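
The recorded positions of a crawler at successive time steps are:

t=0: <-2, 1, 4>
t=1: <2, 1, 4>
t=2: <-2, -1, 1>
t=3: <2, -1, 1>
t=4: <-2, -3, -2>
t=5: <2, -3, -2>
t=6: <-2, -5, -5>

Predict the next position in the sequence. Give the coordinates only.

Differencing gives <+4, +0, +0>, <-4, -2, -3>, <+4, +0, +0>, <-4, -2, -3>, <+4, +0, +0>, <-4, -2, -3>. This is the pattern <+4, +0, +0>, <-4, -2, -3> repeated.
step 7: apply <+4, +0, +0> → <2, -5, -5>

<2, -5, -5>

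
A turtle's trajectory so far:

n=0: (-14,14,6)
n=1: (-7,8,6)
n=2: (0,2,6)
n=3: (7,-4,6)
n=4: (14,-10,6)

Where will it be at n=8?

The position changes by (+7,-6,+0) every step.
step 5: (14,-10,6) + (+7,-6,+0) → (21,-16,6)
step 6: (21,-16,6) + (+7,-6,+0) → (28,-22,6)
step 7: (28,-22,6) + (+7,-6,+0) → (35,-28,6)
step 8: (35,-28,6) + (+7,-6,+0) → (42,-34,6)

(42,-34,6)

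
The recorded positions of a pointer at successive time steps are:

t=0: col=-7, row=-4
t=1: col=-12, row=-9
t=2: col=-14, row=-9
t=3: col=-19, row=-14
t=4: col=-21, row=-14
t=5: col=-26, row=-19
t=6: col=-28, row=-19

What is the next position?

col=-33, row=-24

Differencing gives (-5,-5), (-2,+0), (-5,-5), (-2,+0), (-5,-5), (-2,+0). This is the pattern (-5,-5), (-2,+0) repeated.
step 7: apply (-5,-5) → col=-33, row=-24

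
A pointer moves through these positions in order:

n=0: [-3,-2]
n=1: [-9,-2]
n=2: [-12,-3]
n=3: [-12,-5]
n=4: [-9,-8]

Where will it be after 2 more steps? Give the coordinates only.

[6,-17]

Taking differences between consecutive positions: [-6,+0], [-3,-1], [+0,-2], [+3,-3]. These grow by [+3,-1] each step.
step 5: [-9,-8] + [+6,-4] → [-3,-12]
step 6: [-3,-12] + [+9,-5] → [6,-17]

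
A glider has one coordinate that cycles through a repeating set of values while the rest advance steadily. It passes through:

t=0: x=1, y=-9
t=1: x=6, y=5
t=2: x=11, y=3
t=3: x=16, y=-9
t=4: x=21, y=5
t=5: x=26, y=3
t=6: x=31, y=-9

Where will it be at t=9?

x=46, y=-9

X: linear, +5 per step → 46 at step 9.
Y: cycles through -9, 5, 3 every 3 steps. Step 9 lands at position 0 of the cycle → -9.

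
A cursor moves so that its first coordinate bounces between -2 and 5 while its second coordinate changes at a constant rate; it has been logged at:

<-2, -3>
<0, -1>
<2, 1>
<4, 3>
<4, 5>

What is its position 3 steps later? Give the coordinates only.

The first coordinate travels 2 per step and bounces off the walls at -2 and 5.
  step 5: 4 → 2
  step 6: 2 → 0
  step 7: 0 → -2
The second coordinate changes by +2 each step: at step 7 it is 11.

<-2, 11>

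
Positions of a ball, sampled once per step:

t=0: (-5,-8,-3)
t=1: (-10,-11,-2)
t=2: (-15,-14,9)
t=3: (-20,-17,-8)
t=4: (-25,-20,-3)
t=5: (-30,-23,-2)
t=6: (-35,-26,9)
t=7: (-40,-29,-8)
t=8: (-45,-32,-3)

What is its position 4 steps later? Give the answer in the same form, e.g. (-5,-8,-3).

(-65,-44,-3)

First: linear, -5 per step → -65 at step 12.
Second: linear, -3 per step → -44 at step 12.
Third: cycles through -3, -2, 9, -8 every 4 steps. Step 12 lands at position 0 of the cycle → -3.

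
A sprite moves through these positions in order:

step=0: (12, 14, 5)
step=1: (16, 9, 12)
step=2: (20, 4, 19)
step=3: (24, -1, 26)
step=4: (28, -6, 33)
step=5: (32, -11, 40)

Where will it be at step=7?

(40, -21, 54)

Each step adds (+4, -5, +7) to the position.
step 6: (32, -11, 40) + (+4, -5, +7) → (36, -16, 47)
step 7: (36, -16, 47) + (+4, -5, +7) → (40, -21, 54)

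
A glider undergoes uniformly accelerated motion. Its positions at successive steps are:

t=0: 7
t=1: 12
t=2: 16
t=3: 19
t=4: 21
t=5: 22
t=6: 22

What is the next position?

Successive displacements: +5, +4, +3, +2, +1, +0 — each changes by -1.
step 7: 22 − 1 → 21

21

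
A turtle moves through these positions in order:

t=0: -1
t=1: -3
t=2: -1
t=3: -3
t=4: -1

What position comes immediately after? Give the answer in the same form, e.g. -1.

-3

Step-to-step displacements: -2, +2, -2, +2; each is -1× the previous.
step 5: -1 − 2 → -3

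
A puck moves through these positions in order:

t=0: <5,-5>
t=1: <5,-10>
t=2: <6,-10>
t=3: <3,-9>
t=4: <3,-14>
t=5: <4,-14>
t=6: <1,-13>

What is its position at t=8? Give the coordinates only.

Step-to-step displacements: <+0,-5>, <+1,+0>, <-3,+1>, <+0,-5>, <+1,+0>, <-3,+1> — a repeating cycle of length 3.
step 7: apply <+0,-5> → <1,-18>
step 8: apply <+1,+0> → <2,-18>

<2,-18>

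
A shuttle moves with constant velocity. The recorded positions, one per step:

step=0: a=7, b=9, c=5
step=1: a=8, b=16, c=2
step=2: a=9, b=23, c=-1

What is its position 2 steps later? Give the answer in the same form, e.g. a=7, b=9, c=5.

Each step adds (+1, +7, -3) to the position.
step 3: a=9, b=23, c=-1 + (+1, +7, -3) → a=10, b=30, c=-4
step 4: a=10, b=30, c=-4 + (+1, +7, -3) → a=11, b=37, c=-7

a=11, b=37, c=-7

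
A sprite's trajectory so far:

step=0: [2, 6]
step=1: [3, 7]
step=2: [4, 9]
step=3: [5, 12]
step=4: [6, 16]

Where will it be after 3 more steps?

Successive displacements: [+1, +1], [+1, +2], [+1, +3], [+1, +4] — each changes by [+0, +1].
step 5: [6, 16] + [+1, +5] → [7, 21]
step 6: [7, 21] + [+1, +6] → [8, 27]
step 7: [8, 27] + [+1, +7] → [9, 34]

[9, 34]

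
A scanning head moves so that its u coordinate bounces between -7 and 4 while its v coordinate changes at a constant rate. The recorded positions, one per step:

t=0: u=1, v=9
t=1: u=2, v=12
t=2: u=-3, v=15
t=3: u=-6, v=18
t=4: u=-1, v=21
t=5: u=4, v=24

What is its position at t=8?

u=-3, v=33

The u coordinate reflects between -7 and 4, moving 5 per step.
  step 6: 4 → -1
  step 7: -1 → -6
  step 8: -6 → -3
The v coordinate changes by +3 each step: at step 8 it is 33.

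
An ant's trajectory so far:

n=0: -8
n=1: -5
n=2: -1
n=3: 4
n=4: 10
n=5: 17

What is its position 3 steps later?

44

First differences are +3, +4, +5, +6, +7; their common second difference is +1 (constant acceleration).
step 6: 17 + 8 → 25
step 7: 25 + 9 → 34
step 8: 34 + 10 → 44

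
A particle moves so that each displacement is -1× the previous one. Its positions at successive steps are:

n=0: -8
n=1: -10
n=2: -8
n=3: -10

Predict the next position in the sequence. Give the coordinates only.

-8

Step-to-step displacements: -2, +2, -2; each is -1× the previous.
step 4: -10 + 2 → -8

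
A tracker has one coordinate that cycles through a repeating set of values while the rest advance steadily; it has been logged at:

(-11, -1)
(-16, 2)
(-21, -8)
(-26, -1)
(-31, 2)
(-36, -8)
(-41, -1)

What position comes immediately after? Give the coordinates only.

First: linear, -5 per step → -46 at step 7.
Second: cycles through -1, 2, -8 every 3 steps. Step 7 lands at position 1 of the cycle → 2.

(-46, 2)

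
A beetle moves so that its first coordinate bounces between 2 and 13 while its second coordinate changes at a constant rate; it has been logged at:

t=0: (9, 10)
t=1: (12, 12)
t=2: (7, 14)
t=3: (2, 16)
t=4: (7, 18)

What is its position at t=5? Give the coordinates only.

(12, 20)

The first coordinate travels 5 per step and bounces off the walls at 2 and 13.
  step 5: 7 → 12
The second coordinate changes by +2 each step: at step 5 it is 20.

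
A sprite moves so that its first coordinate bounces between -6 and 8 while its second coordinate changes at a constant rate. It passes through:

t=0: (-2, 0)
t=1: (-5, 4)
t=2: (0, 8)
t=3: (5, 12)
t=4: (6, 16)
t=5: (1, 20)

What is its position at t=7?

The first coordinate reflects between -6 and 8, moving 5 per step.
  step 6: 1 → -4
  step 7: -4 → -3
The second coordinate changes by +4 each step: at step 7 it is 28.

(-3, 28)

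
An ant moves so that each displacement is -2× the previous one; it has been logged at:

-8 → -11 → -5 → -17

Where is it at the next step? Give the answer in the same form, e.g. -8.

Consecutive displacements -3, +6, -12 scale by a factor of -2 each step.
step 4: -17 + 24 → 7

7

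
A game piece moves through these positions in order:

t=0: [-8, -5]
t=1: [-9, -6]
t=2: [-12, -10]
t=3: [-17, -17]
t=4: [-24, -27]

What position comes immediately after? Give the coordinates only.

First differences are [-1, -1], [-3, -4], [-5, -7], [-7, -10]; their common second difference is [-2, -3] (constant acceleration).
step 5: [-24, -27] + [-9, -13] → [-33, -40]

[-33, -40]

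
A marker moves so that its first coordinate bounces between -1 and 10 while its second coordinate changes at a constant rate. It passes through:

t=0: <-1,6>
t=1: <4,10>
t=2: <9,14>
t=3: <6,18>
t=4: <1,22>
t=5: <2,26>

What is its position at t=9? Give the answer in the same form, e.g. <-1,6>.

<0,42>

The first coordinate reflects between -1 and 10, moving 5 per step.
  step 6: 2 → 7
  step 7: 7 → 8
  step 8: 8 → 3
  step 9: 3 → 0
The second coordinate changes by +4 each step: at step 9 it is 42.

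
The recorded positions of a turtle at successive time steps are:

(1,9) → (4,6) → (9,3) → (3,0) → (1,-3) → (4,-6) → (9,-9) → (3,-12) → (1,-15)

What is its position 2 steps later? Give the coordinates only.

(9,-21)

The first coordinate repeats the cycle [1, 4, 9, 3] with period 4; step 10 mod 4 = 2, giving 9.
The second coordinate changes by -3 each step, so at step 10 it is 9 + 10·(-3) = -21.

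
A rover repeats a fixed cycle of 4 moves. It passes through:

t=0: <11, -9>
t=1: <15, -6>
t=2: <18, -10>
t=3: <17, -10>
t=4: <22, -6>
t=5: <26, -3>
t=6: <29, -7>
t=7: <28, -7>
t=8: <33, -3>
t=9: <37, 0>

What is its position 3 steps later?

<44, 0>

The moves between consecutive positions are <+4, +3>, <+3, -4>, <-1, +0>, <+5, +4>, <+4, +3>, <+3, -4>, <-1, +0>, <+5, +4>, <+4, +3>; they repeat the 4-cycle [<+4, +3>, <+3, -4>, <-1, +0>, <+5, +4>].
step 10: apply <+3, -4> → <40, -4>
step 11: apply <-1, +0> → <39, -4>
step 12: apply <+5, +4> → <44, 0>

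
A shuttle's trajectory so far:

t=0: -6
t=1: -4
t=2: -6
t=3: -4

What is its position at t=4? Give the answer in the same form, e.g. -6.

Consecutive displacements +2, -2, +2 scale by a factor of -1 each step.
step 4: -4 − 2 → -6

-6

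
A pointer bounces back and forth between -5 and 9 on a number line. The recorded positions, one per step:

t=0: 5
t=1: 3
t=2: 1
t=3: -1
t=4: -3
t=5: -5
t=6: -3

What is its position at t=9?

3

The value reflects between -5 and 9, moving 2 per step.
  step 7: -3 → -1
  step 8: -1 → 1
  step 9: 1 → 3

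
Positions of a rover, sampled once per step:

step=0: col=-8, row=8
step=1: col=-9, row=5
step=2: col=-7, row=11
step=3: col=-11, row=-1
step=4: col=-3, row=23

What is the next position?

Step-to-step displacements: (-1, -3), (+2, +6), (-4, -12), (+8, +24); each is -2× the previous.
step 5: col=-3, row=23 + (-16, -48) → col=-19, row=-25

col=-19, row=-25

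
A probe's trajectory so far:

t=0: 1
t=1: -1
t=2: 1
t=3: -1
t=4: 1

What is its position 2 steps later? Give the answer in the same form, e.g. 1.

1

Consecutive displacements -2, +2, -2, +2 scale by a factor of -1 each step.
step 5: 1 − 2 → -1
step 6: -1 + 2 → 1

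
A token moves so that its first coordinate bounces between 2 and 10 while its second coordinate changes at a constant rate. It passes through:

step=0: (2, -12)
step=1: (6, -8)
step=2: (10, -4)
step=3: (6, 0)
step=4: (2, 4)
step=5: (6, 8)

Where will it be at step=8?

(2, 20)

The first coordinate travels 4 per step and bounces off the walls at 2 and 10.
  step 6: 6 → 10
  step 7: 10 → 6
  step 8: 6 → 2
The second coordinate changes by +4 each step: at step 8 it is 20.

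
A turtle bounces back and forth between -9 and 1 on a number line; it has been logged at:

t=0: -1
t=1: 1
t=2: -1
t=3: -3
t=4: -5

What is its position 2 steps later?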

++++++

Would you transcribe, exactly, the lines running from the one that contains "step=3: (6, 0)" through the final line of the listing above? Include both ends and nothing else.

**Expected output:**
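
step=3: (6, 0)
step=4: (2, 4)
step=5: (6, 8)

Where will it be at step=8?

(2, 20)

The first coordinate travels 4 per step and bounces off the walls at 2 and 10.
  step 6: 6 → 10
  step 7: 10 → 6
  step 8: 6 → 2
The second coordinate changes by +4 each step: at step 8 it is 20.

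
A turtle bounces back and forth between -9 and 1 on a number line; it has been logged at:

t=0: -1
t=1: 1
t=2: -1
t=3: -3
t=4: -5

What is its position 2 steps later?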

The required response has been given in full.